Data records
*** Block opens ***

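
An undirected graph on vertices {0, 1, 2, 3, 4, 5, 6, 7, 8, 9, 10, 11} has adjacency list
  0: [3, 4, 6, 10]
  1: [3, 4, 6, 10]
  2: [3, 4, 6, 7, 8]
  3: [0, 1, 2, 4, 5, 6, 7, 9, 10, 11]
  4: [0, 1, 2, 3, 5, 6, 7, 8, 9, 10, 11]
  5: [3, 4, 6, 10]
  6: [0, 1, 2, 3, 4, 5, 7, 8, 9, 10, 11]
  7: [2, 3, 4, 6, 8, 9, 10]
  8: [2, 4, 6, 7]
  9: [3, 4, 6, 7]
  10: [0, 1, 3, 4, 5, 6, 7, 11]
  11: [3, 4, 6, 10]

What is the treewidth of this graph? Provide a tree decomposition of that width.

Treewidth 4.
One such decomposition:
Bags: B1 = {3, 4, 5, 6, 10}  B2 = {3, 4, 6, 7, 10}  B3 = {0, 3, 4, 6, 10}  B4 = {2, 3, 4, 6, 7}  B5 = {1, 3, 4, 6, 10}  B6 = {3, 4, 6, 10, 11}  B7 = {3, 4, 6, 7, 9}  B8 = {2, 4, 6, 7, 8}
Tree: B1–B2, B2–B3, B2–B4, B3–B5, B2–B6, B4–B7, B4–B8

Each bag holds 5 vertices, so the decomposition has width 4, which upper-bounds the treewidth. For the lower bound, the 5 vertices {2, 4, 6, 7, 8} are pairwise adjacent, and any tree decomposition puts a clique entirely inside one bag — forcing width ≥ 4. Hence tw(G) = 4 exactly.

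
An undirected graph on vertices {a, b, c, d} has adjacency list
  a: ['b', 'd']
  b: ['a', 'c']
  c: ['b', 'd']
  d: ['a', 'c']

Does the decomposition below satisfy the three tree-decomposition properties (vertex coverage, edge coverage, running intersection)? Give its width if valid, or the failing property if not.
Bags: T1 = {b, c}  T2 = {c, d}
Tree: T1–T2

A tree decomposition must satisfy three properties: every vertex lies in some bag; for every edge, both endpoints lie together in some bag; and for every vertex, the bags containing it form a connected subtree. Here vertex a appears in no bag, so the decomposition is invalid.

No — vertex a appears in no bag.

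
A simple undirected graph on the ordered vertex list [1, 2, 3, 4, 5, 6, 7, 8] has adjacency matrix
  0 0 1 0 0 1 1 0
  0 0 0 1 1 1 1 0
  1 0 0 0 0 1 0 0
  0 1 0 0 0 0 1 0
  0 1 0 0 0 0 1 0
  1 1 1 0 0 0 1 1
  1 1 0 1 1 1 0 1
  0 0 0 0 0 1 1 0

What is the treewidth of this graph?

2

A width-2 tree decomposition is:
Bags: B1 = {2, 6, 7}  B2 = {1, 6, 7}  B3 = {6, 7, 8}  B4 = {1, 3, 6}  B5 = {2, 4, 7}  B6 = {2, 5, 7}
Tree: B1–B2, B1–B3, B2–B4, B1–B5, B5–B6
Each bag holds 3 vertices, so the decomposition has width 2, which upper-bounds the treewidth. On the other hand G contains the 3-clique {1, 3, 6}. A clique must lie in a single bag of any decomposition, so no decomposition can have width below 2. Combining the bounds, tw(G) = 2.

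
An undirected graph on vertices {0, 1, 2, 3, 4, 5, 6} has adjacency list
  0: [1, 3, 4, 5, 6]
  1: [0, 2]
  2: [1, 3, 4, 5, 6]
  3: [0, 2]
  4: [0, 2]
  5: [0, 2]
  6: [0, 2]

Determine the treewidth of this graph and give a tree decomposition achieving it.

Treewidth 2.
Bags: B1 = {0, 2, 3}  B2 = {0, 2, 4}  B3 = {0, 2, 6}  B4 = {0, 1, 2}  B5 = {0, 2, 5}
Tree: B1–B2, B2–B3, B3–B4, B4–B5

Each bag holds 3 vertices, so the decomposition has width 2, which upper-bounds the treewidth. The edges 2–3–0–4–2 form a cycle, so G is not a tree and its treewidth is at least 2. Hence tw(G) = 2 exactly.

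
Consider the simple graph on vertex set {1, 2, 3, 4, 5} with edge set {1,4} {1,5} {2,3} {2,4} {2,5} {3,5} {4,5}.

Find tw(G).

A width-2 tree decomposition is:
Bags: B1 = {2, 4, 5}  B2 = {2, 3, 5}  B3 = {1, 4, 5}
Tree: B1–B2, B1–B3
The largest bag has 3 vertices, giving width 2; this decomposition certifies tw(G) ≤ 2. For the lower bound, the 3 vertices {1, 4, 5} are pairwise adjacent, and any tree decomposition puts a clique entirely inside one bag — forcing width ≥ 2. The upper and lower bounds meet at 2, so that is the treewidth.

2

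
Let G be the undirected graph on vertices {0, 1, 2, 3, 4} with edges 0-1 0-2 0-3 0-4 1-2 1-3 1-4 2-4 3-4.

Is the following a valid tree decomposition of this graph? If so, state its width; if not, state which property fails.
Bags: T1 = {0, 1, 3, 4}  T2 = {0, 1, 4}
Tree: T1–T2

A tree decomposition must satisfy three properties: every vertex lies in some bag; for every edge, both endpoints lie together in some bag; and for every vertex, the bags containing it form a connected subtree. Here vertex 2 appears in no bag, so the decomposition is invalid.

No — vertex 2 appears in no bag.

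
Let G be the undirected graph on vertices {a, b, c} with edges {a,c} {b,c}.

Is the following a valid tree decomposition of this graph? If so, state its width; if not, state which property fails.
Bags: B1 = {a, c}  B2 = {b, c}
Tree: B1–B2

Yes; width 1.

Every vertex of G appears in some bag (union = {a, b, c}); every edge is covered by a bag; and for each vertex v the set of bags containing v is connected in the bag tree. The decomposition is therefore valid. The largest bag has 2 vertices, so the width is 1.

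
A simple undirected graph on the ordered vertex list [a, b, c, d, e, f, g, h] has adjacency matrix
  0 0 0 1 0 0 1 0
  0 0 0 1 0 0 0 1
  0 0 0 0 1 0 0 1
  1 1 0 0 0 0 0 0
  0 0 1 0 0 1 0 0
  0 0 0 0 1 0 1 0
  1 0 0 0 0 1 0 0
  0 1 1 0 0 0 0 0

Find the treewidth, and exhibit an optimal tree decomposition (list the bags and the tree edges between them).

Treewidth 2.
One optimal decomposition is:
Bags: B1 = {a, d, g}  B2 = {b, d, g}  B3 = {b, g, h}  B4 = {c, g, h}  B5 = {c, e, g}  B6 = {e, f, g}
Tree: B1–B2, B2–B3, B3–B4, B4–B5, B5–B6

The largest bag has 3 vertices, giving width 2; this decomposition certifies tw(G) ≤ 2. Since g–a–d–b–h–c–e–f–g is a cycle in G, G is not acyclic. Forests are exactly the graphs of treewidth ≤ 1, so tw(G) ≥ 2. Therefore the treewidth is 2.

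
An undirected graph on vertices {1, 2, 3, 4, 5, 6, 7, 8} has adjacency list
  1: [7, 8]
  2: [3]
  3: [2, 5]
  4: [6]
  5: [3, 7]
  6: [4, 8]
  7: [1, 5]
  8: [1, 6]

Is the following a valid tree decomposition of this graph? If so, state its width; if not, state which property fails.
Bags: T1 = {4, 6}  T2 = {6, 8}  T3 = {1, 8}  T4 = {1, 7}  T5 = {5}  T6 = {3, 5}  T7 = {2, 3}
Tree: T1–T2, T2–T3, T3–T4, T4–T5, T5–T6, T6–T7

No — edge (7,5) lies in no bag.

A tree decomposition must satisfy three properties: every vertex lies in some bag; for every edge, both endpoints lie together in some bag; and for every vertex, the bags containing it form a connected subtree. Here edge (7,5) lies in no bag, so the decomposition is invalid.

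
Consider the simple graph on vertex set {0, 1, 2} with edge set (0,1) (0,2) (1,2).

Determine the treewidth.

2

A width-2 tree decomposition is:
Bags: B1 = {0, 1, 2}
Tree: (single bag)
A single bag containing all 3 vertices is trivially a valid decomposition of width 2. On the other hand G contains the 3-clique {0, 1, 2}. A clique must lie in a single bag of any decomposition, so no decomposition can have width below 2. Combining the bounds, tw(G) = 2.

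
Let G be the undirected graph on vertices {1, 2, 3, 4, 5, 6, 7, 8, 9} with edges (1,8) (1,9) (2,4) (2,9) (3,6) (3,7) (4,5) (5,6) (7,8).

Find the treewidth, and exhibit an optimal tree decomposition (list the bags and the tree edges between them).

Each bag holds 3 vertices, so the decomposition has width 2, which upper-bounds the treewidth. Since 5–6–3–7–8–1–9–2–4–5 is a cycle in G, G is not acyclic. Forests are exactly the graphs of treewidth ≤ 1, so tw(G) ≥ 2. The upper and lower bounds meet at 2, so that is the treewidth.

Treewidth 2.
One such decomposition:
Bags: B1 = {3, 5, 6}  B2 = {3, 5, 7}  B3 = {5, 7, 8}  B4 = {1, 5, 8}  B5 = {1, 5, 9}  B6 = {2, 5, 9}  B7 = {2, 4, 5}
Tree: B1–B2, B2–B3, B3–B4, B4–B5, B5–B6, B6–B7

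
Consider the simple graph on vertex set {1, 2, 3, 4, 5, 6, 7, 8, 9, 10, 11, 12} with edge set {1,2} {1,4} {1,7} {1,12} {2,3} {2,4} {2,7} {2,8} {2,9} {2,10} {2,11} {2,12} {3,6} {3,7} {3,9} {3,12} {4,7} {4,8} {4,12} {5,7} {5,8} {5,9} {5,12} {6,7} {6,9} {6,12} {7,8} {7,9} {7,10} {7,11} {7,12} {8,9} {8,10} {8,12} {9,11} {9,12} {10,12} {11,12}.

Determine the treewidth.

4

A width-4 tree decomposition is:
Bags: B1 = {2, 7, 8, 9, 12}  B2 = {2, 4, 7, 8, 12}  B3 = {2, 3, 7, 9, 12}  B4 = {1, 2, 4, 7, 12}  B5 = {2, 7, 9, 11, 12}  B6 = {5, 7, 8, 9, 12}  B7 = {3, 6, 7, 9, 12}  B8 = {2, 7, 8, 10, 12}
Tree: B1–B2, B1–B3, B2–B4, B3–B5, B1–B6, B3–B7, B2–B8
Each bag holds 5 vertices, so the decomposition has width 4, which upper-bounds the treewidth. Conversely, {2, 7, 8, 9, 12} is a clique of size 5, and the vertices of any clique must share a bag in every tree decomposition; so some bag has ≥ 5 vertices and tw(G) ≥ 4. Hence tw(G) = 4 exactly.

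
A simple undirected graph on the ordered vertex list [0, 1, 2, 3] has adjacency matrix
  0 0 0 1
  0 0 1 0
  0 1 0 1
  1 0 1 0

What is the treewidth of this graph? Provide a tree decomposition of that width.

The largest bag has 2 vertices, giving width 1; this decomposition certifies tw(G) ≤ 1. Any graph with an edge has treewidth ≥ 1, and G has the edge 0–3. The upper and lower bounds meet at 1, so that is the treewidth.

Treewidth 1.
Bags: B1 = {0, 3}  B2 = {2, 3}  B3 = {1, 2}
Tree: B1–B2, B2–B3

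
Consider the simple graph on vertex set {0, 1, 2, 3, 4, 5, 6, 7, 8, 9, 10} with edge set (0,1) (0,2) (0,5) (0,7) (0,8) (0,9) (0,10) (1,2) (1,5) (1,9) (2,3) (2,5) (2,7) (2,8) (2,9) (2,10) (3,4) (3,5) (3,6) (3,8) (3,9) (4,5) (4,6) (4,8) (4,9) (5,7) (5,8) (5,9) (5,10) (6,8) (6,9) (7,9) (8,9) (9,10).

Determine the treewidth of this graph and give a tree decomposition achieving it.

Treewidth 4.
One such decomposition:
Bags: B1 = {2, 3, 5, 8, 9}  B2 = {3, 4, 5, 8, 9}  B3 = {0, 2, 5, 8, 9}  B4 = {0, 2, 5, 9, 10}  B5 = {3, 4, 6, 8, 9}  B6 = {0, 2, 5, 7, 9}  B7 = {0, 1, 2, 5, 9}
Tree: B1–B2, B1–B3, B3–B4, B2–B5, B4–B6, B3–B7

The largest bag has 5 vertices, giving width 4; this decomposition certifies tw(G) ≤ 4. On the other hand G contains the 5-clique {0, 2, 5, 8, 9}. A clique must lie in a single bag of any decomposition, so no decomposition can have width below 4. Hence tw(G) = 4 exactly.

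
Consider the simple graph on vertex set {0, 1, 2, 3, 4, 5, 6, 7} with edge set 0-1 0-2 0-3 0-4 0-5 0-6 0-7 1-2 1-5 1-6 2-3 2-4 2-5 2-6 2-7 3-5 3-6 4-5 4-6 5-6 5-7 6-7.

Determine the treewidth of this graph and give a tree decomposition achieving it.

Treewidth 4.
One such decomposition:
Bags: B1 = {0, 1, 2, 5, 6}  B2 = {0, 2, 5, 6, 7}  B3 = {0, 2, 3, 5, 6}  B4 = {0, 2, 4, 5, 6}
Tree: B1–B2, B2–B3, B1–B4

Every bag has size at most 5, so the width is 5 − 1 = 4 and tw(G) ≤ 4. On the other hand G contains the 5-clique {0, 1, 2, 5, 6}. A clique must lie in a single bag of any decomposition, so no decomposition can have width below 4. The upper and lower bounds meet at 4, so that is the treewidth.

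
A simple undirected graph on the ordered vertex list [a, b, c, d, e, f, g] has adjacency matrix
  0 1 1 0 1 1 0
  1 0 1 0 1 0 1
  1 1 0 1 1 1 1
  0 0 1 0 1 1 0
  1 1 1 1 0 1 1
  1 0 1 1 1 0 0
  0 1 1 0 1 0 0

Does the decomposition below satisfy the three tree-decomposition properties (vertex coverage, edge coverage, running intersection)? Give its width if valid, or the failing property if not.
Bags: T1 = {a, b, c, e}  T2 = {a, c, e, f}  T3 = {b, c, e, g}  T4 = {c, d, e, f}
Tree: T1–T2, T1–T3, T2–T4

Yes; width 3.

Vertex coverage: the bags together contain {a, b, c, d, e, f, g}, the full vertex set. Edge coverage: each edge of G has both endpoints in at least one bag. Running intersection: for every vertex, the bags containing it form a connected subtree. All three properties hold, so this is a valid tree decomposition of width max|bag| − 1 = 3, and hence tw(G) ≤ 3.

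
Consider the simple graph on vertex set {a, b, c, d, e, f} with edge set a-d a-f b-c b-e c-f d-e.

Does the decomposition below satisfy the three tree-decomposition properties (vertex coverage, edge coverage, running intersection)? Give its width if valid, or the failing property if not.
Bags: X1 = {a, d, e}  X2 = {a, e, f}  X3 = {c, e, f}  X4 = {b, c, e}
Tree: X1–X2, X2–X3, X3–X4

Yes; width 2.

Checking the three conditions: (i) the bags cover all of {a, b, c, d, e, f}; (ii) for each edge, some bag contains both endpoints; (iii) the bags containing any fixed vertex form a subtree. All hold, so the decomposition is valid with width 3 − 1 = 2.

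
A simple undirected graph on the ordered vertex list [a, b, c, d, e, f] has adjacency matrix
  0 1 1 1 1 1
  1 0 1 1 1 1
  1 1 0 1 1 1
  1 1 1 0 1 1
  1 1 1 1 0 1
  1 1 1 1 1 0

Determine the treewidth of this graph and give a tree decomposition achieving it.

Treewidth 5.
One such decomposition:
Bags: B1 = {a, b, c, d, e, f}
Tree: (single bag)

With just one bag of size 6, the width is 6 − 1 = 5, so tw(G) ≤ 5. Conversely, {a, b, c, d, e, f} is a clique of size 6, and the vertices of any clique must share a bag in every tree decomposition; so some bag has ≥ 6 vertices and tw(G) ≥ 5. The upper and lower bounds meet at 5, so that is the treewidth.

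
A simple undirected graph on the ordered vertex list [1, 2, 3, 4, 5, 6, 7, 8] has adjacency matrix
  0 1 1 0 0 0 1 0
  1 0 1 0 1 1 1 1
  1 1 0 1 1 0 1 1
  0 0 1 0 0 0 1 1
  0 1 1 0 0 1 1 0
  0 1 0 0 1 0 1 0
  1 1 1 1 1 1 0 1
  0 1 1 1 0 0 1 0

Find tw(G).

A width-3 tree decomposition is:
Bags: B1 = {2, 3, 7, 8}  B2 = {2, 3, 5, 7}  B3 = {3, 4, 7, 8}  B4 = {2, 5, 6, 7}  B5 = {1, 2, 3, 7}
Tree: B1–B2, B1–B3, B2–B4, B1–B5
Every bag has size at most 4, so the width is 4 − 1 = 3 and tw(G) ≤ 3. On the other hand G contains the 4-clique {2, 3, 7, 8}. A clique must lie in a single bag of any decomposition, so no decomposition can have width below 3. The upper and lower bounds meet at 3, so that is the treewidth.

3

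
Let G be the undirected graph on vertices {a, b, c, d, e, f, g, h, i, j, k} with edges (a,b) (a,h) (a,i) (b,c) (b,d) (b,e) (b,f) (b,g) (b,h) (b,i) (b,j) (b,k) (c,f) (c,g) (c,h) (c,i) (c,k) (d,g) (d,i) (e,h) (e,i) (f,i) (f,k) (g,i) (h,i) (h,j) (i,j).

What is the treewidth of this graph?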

*** Block closes ***

Task details. Exactly the lines running from the top of the records to the line that contains "11: [3, 4, 6, 10]", inclusive, must be set down, and nothing more.

Answer to this exercise.
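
An undirected graph on vertices {0, 1, 2, 3, 4, 5, 6, 7, 8, 9, 10, 11} has adjacency list
  0: [3, 4, 6, 10]
  1: [3, 4, 6, 10]
  2: [3, 4, 6, 7, 8]
  3: [0, 1, 2, 4, 5, 6, 7, 9, 10, 11]
  4: [0, 1, 2, 3, 5, 6, 7, 8, 9, 10, 11]
  5: [3, 4, 6, 10]
  6: [0, 1, 2, 3, 4, 5, 7, 8, 9, 10, 11]
  7: [2, 3, 4, 6, 8, 9, 10]
  8: [2, 4, 6, 7]
  9: [3, 4, 6, 7]
  10: [0, 1, 3, 4, 5, 6, 7, 11]
  11: [3, 4, 6, 10]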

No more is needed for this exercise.